[Saved entries]
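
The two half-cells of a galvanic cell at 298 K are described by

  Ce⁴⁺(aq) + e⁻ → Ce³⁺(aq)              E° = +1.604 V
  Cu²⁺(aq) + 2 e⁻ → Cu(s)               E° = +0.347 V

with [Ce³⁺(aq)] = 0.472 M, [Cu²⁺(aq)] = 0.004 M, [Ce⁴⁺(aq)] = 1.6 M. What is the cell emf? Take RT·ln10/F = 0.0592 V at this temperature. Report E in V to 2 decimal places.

Since E°(Ce⁴⁺/Ce³⁺) > E°(Cu²⁺/Cu), Ce⁴⁺/Ce³⁺ serves as the cathode.
The standard potential is +1.604 − (+0.347) = +1.257 V and the balanced reaction transfers n = 2 electrons.
Balancing gives 2 Ce⁴⁺(aq) + Cu(s) → 2 Ce³⁺(aq) + Cu²⁺(aq); hence Q = ([Ce³⁺(aq)]^2·[Cu²⁺(aq)]) / [Ce⁴⁺(aq)]^2 = 0.000348 (log Q = −3.458).
E = E° − (0.0592/n)·log Q = +1.257 − (0.0592/2)(−3.458) = +1.36 V.

+1.36 V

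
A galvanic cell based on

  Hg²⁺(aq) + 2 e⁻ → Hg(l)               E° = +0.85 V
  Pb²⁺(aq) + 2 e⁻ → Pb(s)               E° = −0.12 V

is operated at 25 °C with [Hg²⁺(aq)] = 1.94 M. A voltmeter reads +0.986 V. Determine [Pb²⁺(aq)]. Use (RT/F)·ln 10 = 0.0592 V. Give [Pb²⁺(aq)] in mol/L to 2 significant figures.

With Hg²⁺/Hg at the cathode and Pb²⁺/Pb at the anode, E°cell = +0.85 − (−0.12) = +0.97 V (n = 2).
From the Nernst equation, log Q = n(E° − E)/0.0592 = 2·(+0.97 − (+0.986))/0.0592 = −0.541.
Balancing electrons gives Hg²⁺(aq) + Pb(s) → Hg(l) + Pb²⁺(aq); thus Q = [Pb²⁺(aq)] / [Hg²⁺(aq)].
Isolating [Pb²⁺(aq)] in Q = 10^{−0.541} yields log [Pb²⁺(aq)] = −0.253, i.e. 0.56 M.

0.56 M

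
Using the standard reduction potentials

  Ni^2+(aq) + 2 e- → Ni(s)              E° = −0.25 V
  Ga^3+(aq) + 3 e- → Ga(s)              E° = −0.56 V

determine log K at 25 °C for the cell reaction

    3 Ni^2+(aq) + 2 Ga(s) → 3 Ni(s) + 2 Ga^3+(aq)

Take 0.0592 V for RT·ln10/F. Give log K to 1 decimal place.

The Ni²⁺/Ni couple is reduced (cathode); E°cell = −0.25 − (−0.56) = +0.31 V with n = 6.
At equilibrium E = 0, so log K = nE°cell / 0.0592 = (6)(+0.31) / 0.0592 = 31.4.

log K = 31.4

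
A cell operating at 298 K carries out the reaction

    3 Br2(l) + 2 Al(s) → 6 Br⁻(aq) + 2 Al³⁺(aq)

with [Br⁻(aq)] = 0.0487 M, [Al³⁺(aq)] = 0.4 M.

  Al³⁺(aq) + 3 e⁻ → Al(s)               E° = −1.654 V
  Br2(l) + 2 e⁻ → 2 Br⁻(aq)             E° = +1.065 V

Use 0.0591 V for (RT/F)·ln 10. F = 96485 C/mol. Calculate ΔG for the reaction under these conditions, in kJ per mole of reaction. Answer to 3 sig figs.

−1620 kJ/mol

The standard cell potential is +1.065 − (−1.654) = +2.719 V, with n = 6 electrons in the balanced equation.
The reaction quotient is [Br⁻(aq)]^6·[Al³⁺(aq)]^2 = 2.13×10^−9; by Nernst, E = +2.719 − (0.0591/6)(−8.671) = +2.8044 V.
Finally ΔG = −nFE = −(6)(96485 C/mol)(+2.8044 V) = −1620 kJ/mol.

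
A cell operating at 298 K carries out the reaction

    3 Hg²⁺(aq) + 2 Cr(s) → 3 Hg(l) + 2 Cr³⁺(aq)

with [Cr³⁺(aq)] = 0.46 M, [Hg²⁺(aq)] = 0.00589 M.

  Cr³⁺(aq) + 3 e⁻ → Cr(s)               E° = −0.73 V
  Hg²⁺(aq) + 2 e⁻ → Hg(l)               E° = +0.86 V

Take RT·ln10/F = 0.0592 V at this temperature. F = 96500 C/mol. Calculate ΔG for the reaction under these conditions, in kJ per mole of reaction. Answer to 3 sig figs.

−886 kJ/mol

E°cell = +0.86 − (−0.73) = +1.59 V; the balanced reaction transfers n = 6 electrons.
The reaction quotient is [Cr³⁺(aq)]^2 / [Hg²⁺(aq)]^3 = 1.04×10^6; by Nernst, E = +1.59 − (0.0592/6)(6.015) = +1.5307 V.
Then ΔG = −nFE = −6 × 96500 × +1.5307 J/mol = −886 kJ/mol.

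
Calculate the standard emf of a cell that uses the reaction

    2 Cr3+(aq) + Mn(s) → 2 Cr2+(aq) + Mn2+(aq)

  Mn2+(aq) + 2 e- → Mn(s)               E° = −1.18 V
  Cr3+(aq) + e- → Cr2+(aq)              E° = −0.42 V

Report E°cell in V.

+0.76 V

In the reaction as written, Cr3+(aq) is reduced (cathode) and Mn2+(aq) is produced by oxidation at the anode.
E°cell = E°(cathode) − E°(anode) = −0.42 − (−1.18) = +0.76 V.
The positive value indicates the reaction is spontaneous as written.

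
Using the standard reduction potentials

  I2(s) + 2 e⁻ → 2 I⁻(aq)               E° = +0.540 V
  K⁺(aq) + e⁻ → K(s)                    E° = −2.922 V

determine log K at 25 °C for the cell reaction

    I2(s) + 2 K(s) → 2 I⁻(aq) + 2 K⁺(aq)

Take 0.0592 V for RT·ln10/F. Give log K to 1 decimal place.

log K = 117.0

The I₂/I⁻ couple is reduced (cathode); E°cell = +0.540 − (−2.922) = +3.462 V with n = 2.
At equilibrium E = 0, so log K = nE°cell / 0.0592 = (2)(+3.462) / 0.0592 = 117.0.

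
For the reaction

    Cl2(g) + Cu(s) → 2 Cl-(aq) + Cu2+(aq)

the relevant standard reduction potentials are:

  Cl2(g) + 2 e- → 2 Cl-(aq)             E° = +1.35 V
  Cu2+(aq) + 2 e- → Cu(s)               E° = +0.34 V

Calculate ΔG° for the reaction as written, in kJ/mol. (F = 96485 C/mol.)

In the reaction as written Cl2(g) is reduced, so the Cl₂/Cl⁻ couple is the cathode and Cu²⁺/Cu is the anode.
E°cell = +1.35 − (+0.34) = +1.01 V; balancing electrons gives n = 2.
ΔG° = −nFE°cell = −(2)(96485)(+1.01) J/mol = −195 kJ/mol.

−195 kJ/mol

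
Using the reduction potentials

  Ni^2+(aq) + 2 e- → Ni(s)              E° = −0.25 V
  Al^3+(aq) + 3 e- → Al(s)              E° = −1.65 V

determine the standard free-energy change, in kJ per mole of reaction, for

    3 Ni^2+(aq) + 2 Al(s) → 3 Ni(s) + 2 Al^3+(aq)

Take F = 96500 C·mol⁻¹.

In the reaction as written Ni^2+(aq) is reduced, so the Ni²⁺/Ni couple is the cathode and Al³⁺/Al is the anode.
E°cell = −0.25 − (−1.65) = +1.40 V; balancing electrons gives n = 6.
ΔG° = −nFE°cell = −(6)(96500)(+1.40) J/mol = −811 kJ/mol.

−811 kJ/mol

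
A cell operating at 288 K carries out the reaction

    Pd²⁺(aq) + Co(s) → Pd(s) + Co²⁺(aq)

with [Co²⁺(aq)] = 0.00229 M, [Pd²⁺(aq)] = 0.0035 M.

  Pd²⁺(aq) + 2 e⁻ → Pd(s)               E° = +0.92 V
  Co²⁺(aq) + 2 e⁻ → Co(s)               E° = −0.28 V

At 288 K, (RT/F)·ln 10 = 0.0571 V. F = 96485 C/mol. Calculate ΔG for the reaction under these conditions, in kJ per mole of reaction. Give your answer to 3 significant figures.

With Pd²⁺/Pd reduced at the cathode, E°cell = +0.92 − (−0.28) = +1.20 V and n = 2.
Q = [Co²⁺(aq)] / [Pd²⁺(aq)] = 0.654, so log Q = −0.184 and E = +1.20 − (0.0571/2)(−0.184) = +1.2053 V.
Finally ΔG = −nFE = −(2)(96485 C/mol)(+1.2053 V) = −233 kJ/mol.

−233 kJ/mol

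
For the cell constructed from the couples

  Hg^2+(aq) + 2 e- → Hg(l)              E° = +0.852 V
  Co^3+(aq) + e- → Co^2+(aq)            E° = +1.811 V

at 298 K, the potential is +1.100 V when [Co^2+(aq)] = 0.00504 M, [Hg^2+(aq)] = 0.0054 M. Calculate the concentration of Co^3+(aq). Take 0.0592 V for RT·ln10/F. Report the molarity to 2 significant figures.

0.089 M

The Co³⁺/Co²⁺ couple has the larger reduction potential, so it is the cathode: E°cell = +1.811 − (+0.852) = +0.959 V and n = 2.
Rearranging E = E° − (0.0592/n)·log Q gives log Q = 2(+0.959 − (+1.100))/0.0592 = −4.764.
Balancing electrons gives 2 Co^3+(aq) + Hg(l) → 2 Co^2+(aq) + Hg^2+(aq); thus Q = ([Co^2+(aq)]^2·[Hg^2+(aq)]) / [Co^3+(aq)]^2.
Substituting the known concentrations and solving, log [Co^3+(aq)] = −1.049 and [Co^3+(aq)] = 0.089 M.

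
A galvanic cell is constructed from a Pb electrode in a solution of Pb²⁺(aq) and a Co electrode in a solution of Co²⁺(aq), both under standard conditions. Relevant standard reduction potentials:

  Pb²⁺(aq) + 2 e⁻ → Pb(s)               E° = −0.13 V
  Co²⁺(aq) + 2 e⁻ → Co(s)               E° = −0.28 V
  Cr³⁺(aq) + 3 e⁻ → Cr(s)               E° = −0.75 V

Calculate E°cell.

+0.15 V

Of the two couples in this cell, the one with the more positive reduction potential is reduced at the cathode: here that is Pb²⁺/Pb (−0.13 V); Co²⁺/Co (−0.28 V) is the anode.
E°cell = E°(cathode) − E°(anode) = −0.13 − (−0.28) = +0.15 V.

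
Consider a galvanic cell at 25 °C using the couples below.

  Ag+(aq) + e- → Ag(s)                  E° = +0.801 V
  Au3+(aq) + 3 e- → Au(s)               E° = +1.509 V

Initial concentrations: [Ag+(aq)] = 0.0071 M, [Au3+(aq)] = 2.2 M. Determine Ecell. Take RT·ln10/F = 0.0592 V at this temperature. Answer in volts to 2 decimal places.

The Au³⁺/Au couple has the more positive E°, so it is the cathode; Ag⁺/Ag is the anode.
E°cell = +1.509 − (+0.801) = +0.708 V, with n = 3 electrons transferred.
For the overall reaction Au3+(aq) + 3 Ag(s) → Au(s) + 3 Ag+(aq), Q = [Ag+(aq)]^3 / [Au3+(aq)] = 1.63×10^−7, giving log Q = −6.789.
E = E° − (0.0592/n)·log Q = +0.708 − (0.0592/3)(−6.789) = +0.84 V.

+0.84 V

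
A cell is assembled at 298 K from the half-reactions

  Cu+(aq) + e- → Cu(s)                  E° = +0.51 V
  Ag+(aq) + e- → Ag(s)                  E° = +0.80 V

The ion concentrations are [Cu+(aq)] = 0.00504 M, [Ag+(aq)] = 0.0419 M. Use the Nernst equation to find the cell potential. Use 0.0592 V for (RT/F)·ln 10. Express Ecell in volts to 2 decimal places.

Since E°(Ag⁺/Ag) > E°(Cu⁺/Cu), Ag⁺/Ag serves as the cathode.
The standard potential is +0.80 − (+0.51) = +0.29 V and the balanced reaction transfers n = 1 electron.
Balancing gives Ag+(aq) + Cu(s) → Ag(s) + Cu+(aq); hence Q = [Cu+(aq)] / [Ag+(aq)] = 0.12 (log Q = −0.920).
E = E° − (0.0592/n)·log Q = +0.29 − (0.0592/1)(−0.920) = +0.34 V.

+0.34 V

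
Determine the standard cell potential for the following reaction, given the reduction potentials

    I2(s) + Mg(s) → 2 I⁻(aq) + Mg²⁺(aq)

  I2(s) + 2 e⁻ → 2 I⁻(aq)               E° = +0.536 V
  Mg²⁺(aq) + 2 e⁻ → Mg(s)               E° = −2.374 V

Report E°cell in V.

In the reaction as written, I2(s) is reduced (cathode) and Mg²⁺(aq) is produced by oxidation at the anode.
E°cell = E°(cathode) − E°(anode) = +0.536 − (−2.374) = +2.910 V.

+2.910 V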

§ What you will do: For this exercise, please output exactly the lines above starting at the line with "E° = +0.86 V" and ending at the line with "Cr3+(aq) + e- →", ends included.

§ Output for this exercise:
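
  Hg²⁺(aq) + 2 e⁻ → Hg(l)               E° = +0.86 V

Take RT·ln10/F = 0.0592 V at this temperature. F = 96500 C/mol. Calculate ΔG for the reaction under these conditions, in kJ per mole of reaction. Answer to 3 sig figs.

−886 kJ/mol

E°cell = +0.86 − (−0.73) = +1.59 V; the balanced reaction transfers n = 6 electrons.
The reaction quotient is [Cr³⁺(aq)]^2 / [Hg²⁺(aq)]^3 = 1.04×10^6; by Nernst, E = +1.59 − (0.0592/6)(6.015) = +1.5307 V.
Then ΔG = −nFE = −6 × 96500 × +1.5307 J/mol = −886 kJ/mol.

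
Calculate the standard emf of a cell that uses the reaction

    2 Cr3+(aq) + Mn(s) → 2 Cr2+(aq) + Mn2+(aq)

  Mn2+(aq) + 2 e- → Mn(s)               E° = −1.18 V
  Cr3+(aq) + e- → Cr2+(aq)              E° = −0.42 V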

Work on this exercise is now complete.